(Collected data entries)
◆ ◆ ◆ ◆
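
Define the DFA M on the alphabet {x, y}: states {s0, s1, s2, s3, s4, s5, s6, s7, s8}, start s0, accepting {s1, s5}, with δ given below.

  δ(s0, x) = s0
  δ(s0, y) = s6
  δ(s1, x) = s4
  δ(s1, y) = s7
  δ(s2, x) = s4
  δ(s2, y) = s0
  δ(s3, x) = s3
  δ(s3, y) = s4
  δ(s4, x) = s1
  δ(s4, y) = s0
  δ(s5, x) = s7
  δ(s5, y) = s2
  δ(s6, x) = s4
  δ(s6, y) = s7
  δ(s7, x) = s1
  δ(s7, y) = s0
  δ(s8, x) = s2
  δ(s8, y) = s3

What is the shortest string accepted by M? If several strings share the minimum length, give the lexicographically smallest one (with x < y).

yxx

A breadth-first search from s0 reaches an accepting state first via the path s0 → s6 → s4 → s1 on input yxx.
No string of length < 3 is accepted (BFS exhausts all shorter strings without reaching an accepting state), and yxx is the lexicographically least accepting string of length 3.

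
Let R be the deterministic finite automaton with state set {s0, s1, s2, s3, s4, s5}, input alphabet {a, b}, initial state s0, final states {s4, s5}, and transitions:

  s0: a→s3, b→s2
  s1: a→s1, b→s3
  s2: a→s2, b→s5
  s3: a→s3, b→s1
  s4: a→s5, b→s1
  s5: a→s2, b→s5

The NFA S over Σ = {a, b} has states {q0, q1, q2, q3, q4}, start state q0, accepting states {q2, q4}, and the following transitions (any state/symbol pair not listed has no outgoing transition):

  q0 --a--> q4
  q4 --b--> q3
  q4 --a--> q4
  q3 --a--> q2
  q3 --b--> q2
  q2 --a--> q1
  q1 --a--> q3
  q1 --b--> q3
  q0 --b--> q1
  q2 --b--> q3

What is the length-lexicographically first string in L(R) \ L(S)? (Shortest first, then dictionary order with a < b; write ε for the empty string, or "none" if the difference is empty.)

The string bb is accepted by R but not by S.
No shorter string lies in the difference, and bb is the lexicographically first length-2 string in L(R) \ L(S).

bb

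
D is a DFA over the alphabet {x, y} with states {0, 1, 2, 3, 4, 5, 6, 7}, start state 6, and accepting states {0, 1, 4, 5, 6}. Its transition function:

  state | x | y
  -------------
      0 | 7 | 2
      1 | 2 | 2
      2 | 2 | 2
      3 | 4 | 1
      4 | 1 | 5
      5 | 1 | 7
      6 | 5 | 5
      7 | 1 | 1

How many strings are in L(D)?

The useful subgraph on states {1, 5, 6, 7} is acyclic, so L(D) is finite; the longest accepting path visits 4 useful states, giving maximum string length 3.
Counting accepting paths from 6 by length: 1 of length 0, 2 of length 1, 2 of length 2, 4 of length 3. Total 9.

9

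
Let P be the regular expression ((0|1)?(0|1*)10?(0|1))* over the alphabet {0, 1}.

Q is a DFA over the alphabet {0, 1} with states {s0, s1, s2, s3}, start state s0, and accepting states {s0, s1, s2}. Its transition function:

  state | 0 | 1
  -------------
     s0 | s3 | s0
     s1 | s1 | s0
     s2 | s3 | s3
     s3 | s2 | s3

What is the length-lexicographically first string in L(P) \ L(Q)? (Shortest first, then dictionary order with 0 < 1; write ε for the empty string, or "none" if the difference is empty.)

The string 10 is accepted by P but not by Q.
No shorter string lies in the difference, and 10 is the lexicographically first length-2 string in L(P) \ L(Q).

10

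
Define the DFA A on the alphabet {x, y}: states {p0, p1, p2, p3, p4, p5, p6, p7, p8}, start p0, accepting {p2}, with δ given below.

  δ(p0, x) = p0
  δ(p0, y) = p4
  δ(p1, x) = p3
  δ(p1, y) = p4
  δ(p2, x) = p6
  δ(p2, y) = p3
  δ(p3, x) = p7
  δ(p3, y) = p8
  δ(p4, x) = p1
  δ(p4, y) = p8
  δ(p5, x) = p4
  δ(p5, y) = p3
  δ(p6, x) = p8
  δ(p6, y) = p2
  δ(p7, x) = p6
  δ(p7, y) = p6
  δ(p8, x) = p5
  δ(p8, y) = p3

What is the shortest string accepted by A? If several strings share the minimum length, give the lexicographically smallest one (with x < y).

A breadth-first search from p0 reaches an accepting state first via the path p0 → p4 → p1 → p3 → p7 → p6 → p2 on input yxxxxy.
No string of length < 6 is accepted (BFS exhausts all shorter strings without reaching an accepting state), and yxxxxy is the lexicographically least accepting string of length 6.

yxxxxy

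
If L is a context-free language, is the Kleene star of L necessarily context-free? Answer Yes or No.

If S₁ is the start symbol of a grammar for L, the grammar with new start symbol S and productions S → S₁S | ε generates L*.
So the context-free languages are closed under Kleene star.

Yes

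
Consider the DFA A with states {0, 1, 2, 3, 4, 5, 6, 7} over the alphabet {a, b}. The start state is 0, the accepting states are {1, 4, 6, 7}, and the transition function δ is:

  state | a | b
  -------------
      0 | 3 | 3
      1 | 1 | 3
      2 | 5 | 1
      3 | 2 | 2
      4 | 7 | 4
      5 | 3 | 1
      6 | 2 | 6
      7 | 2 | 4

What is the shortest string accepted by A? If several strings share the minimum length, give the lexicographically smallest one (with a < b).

A breadth-first search from 0 reaches an accepting state first via the path 0 → 3 → 2 → 1 on input aab.
No string of length < 3 is accepted (BFS exhausts all shorter strings without reaching an accepting state), and aab is the lexicographically least accepting string of length 3.

aab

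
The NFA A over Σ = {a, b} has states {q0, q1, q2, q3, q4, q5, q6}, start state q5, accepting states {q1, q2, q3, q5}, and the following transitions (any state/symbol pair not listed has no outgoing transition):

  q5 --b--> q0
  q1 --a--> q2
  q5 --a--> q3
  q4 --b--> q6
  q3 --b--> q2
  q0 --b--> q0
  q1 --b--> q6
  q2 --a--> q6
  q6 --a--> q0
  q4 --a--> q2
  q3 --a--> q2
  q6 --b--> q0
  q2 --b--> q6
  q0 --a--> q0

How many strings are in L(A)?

The useful subgraph on states {q2, q3, q5} is acyclic, so L(A) is finite; the longest accepting path visits 3 useful states, giving maximum string length 2.
Counting accepting paths from q5 by length: 1 of length 0, 1 of length 1, 2 of length 2. Total 4.

4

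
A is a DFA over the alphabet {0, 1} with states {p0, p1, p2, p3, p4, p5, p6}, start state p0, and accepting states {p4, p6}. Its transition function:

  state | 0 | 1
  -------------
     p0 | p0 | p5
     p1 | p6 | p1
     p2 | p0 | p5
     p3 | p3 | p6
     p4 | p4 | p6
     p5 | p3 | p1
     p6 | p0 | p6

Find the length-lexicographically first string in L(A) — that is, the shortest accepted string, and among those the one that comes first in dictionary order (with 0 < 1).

101

A breadth-first search from p0 reaches an accepting state first via the path p0 → p5 → p3 → p6 on input 101.
No string of length < 3 is accepted (BFS exhausts all shorter strings without reaching an accepting state), and 101 is the lexicographically least accepting string of length 3.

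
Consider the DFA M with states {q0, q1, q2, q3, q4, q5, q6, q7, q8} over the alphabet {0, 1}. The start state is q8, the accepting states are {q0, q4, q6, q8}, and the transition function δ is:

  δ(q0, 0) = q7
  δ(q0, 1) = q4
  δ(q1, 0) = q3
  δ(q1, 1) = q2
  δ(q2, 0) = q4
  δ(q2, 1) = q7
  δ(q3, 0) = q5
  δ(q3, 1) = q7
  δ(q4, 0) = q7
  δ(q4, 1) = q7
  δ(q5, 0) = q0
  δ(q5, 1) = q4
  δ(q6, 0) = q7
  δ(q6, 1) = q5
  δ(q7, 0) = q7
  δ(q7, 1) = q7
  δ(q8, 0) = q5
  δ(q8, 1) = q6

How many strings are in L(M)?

The useful subgraph on states {q0, q4, q5, q6, q8} is acyclic, so L(M) is finite; the longest accepting path visits 5 useful states, giving maximum string length 4.
Counting accepting paths from q8 by length: 1 of length 0, 1 of length 1, 2 of length 2, 3 of length 3, 1 of length 4. Total 8.

8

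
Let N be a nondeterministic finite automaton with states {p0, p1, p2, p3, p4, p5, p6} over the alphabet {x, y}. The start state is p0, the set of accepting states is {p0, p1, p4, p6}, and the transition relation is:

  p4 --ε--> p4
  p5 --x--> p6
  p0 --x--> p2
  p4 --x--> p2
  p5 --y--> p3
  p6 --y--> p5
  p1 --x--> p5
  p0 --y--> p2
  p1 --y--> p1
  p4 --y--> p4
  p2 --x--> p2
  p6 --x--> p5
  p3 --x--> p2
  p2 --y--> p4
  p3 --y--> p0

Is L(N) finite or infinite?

State p2 is reachable from the start and can reach an accepting state, and it lies on the cycle p2 → p2.
Traversing that cycle any number of times yields accepted strings of unbounded length, so the language is infinite.

infinite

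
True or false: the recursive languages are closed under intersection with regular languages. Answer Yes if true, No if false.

A regular language is decidable (simulate its DFA), so run that check and the decider for L and accept iff both accept; everything halts.
So the recursive languages are closed under intersection with a regular language.

Yes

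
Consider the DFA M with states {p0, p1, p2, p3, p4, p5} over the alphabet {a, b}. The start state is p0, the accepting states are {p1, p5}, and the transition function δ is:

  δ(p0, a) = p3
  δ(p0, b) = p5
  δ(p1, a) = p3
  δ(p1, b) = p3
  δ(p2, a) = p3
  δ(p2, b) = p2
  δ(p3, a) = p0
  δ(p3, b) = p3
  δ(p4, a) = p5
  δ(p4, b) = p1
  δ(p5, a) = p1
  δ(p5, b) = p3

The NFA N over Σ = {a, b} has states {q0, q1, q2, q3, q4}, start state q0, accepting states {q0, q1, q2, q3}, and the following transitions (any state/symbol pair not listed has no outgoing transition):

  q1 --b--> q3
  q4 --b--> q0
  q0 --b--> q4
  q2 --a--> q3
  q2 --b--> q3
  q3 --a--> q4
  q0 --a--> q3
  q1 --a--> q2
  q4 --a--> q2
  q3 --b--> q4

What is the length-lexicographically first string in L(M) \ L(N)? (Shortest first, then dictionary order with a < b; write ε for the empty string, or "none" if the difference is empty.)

The string b is accepted by M but not by N.
No shorter string lies in the difference, and b is the lexicographically first length-1 string in L(M) \ L(N).

b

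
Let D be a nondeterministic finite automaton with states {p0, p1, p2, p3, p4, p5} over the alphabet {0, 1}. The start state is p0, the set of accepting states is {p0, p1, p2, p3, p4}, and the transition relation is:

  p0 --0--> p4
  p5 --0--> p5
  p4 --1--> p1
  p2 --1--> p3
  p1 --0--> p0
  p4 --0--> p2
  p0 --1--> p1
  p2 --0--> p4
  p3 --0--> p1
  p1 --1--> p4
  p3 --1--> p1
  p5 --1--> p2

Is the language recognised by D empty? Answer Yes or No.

The empty string ε is accepted: the run p0 ends in the accepting state p0.
Since at least one string is accepted, L(D) is not empty.

No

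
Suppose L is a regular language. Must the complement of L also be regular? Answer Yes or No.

Yes

Take a complete DFA for L and swap accepting and non-accepting states; the resulting DFA accepts exactly Σ* \ L.
So the regular languages are closed under complement.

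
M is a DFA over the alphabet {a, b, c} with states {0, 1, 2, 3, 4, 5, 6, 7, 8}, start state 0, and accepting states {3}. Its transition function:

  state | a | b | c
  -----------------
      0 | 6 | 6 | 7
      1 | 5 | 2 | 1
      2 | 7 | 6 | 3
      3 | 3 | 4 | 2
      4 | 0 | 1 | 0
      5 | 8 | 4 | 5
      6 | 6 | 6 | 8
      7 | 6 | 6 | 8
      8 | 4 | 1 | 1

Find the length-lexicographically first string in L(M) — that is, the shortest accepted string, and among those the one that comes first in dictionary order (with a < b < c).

A breadth-first search from 0 reaches an accepting state first via the path 0 → 6 → 8 → 1 → 2 → 3 on input acbbc.
No string of length < 5 is accepted (BFS exhausts all shorter strings without reaching an accepting state), and acbbc is the lexicographically least accepting string of length 5.

acbbc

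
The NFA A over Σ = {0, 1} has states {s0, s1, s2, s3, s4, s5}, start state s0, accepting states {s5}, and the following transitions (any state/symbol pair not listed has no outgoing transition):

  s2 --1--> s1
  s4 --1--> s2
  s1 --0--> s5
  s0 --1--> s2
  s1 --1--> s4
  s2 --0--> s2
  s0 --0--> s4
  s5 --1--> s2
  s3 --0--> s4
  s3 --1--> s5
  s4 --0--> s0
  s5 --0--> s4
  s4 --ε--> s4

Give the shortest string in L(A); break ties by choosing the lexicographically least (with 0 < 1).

A breadth-first search from s0 reaches an accepting state first via the path s0 → s2 → s1 → s5 on input 110.
No string of length < 3 is accepted (BFS exhausts all shorter strings without reaching an accepting state), and 110 is the lexicographically least accepting string of length 3.

110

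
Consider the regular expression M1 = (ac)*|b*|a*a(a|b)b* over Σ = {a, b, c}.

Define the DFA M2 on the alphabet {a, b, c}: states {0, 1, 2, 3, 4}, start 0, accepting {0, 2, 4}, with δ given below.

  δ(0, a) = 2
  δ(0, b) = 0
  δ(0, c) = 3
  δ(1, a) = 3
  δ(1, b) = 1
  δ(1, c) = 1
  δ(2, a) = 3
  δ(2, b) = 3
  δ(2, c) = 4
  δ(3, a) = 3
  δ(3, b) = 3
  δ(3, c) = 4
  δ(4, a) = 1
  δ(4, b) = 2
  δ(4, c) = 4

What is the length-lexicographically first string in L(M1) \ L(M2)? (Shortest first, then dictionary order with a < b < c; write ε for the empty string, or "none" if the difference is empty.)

aa

The string aa is accepted by M1 but not by M2.
No shorter string lies in the difference, and aa is the lexicographically first length-2 string in L(M1) \ L(M2).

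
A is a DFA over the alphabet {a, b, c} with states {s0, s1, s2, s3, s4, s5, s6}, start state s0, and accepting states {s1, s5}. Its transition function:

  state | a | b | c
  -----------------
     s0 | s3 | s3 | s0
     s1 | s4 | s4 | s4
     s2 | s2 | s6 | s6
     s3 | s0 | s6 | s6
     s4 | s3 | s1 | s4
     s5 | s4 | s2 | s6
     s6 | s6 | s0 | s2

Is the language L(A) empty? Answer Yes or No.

The states reachable from the start state are {s0, s2, s3, s6}.
None of the accepting states {s1, s5} is reachable, so no string is accepted and L(A) = ∅.

Yes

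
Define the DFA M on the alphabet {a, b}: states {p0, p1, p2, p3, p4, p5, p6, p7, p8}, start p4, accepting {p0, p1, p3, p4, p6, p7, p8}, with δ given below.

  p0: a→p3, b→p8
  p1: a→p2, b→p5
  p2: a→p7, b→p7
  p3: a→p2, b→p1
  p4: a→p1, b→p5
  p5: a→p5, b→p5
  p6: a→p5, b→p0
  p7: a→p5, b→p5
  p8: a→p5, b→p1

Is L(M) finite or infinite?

The useful states (reachable from p4 and able to reach an accepting state) are {p1, p2, p4, p7}.
Restricted to these states the transition graph has no cycle, so every accepting path has bounded length and L is finite.

finite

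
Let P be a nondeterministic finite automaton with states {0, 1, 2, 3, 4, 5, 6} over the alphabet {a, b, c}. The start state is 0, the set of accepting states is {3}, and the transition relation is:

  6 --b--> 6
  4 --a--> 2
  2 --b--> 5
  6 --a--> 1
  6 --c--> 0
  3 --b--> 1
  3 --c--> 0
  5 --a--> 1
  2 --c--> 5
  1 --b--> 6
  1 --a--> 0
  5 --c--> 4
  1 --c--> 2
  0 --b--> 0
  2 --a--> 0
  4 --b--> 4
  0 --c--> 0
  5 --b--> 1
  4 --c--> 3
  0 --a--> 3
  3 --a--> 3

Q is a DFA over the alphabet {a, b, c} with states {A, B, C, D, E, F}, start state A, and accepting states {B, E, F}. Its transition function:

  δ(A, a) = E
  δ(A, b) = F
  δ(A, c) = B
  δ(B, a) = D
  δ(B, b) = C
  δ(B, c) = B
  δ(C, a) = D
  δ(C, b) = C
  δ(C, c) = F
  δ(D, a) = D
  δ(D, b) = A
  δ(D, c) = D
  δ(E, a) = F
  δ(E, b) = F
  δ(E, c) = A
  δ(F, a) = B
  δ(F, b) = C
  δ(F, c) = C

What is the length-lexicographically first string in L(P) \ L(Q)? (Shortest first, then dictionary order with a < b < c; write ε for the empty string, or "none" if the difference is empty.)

ca

The string ca is accepted by P but not by Q.
No shorter string lies in the difference, and ca is the lexicographically first length-2 string in L(P) \ L(Q).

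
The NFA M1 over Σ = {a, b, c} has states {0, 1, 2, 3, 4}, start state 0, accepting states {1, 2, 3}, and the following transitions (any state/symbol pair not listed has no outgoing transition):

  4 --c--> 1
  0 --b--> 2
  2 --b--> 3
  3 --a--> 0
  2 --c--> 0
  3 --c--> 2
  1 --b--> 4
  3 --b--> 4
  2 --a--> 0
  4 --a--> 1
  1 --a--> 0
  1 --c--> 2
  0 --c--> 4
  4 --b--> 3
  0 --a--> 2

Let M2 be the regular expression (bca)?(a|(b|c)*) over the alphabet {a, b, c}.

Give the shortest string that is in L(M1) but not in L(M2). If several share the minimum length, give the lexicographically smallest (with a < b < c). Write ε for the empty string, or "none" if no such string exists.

ab

The string ab is accepted by M1 but not by M2.
No shorter string lies in the difference, and ab is the lexicographically first length-2 string in L(M1) \ L(M2).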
◆ ◆ ◆ ◆
#### Task details:
Your job is to return all lines above that hold the word "Define".

#### Answer box:
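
Define the DFA M on the alphabet {x, y}: states {s0, s1, s2, s3, s4, s5, s6, s7, s8}, start s0, accepting {s1, s5}, with δ given below.
Define the DFA A on the alphabet {x, y}: states {p0, p1, p2, p3, p4, p5, p6, p7, p8}, start p0, accepting {p2}, with δ given below.
Define the DFA M2 on the alphabet {a, b, c}: states {0, 1, 2, 3, 4}, start 0, accepting {0, 2, 4}, with δ given below.
Define the DFA M on the alphabet {a, b}: states {p0, p1, p2, p3, p4, p5, p6, p7, p8}, start p4, accepting {p0, p1, p3, p4, p6, p7, p8}, with δ given below.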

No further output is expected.